Working data START

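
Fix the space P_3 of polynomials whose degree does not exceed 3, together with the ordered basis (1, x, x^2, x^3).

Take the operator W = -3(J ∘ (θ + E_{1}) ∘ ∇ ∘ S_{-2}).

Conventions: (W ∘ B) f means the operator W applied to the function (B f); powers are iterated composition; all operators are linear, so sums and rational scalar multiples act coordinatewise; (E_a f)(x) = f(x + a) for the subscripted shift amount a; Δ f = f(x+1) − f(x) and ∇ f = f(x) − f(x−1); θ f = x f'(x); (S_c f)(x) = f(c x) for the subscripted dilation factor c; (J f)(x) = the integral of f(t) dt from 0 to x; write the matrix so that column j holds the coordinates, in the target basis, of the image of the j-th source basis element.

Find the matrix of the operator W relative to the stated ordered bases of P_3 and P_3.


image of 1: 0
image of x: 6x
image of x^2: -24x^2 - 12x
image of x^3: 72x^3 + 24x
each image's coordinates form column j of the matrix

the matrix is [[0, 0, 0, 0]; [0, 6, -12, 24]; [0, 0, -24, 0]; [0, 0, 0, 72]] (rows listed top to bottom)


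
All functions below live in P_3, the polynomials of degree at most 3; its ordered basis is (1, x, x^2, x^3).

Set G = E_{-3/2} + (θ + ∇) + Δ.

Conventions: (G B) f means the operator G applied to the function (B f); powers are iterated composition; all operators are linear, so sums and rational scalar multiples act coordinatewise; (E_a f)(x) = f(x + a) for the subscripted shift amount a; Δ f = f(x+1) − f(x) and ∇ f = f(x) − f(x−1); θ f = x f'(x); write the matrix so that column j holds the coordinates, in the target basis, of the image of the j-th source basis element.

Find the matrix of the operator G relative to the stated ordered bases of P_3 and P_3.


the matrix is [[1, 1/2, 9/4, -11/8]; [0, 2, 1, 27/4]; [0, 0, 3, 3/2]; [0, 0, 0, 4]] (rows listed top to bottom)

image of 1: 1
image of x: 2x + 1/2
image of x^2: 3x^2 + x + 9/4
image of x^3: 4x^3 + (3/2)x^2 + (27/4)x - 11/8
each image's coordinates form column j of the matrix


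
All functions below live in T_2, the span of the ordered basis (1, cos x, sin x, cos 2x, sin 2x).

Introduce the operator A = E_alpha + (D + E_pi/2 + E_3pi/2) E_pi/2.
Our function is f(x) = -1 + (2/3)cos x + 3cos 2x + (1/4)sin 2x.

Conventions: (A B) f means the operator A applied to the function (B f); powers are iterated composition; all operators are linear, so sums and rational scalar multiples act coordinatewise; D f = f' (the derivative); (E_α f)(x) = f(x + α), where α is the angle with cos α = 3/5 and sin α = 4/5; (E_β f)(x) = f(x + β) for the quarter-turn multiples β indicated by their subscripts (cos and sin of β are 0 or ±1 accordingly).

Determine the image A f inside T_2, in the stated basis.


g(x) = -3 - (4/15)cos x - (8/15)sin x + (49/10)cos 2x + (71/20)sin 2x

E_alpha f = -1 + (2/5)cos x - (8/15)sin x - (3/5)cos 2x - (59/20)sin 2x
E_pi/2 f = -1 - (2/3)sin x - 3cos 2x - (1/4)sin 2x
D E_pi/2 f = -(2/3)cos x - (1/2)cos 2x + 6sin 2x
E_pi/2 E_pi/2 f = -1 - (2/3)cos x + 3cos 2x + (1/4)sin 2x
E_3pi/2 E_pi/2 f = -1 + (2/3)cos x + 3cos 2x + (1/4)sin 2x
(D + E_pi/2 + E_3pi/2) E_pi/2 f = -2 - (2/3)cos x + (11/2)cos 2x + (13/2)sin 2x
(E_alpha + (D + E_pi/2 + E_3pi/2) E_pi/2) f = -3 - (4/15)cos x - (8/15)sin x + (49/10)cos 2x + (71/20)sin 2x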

Working data END

__Description of the task__:
Begin at the line that has "Our function is" in the entries above; stop after the line that has "Conventions: (A B)". Transcribe exactly those lines and no others.

__Response below__:
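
Our function is f(x) = -1 + (2/3)cos x + 3cos 2x + (1/4)sin 2x.

Conventions: (A B) f means the operator A applied to the function (B f); powers are iterated composition; all operators are linear, so sums and rational scalar multiples act coordinatewise; D f = f' (the derivative); (E_α f)(x) = f(x + α), where α is the angle with cos α = 3/5 and sin α = 4/5; (E_β f)(x) = f(x + β) for the quarter-turn multiples β indicated by their subscripts (cos and sin of β are 0 or ±1 accordingly).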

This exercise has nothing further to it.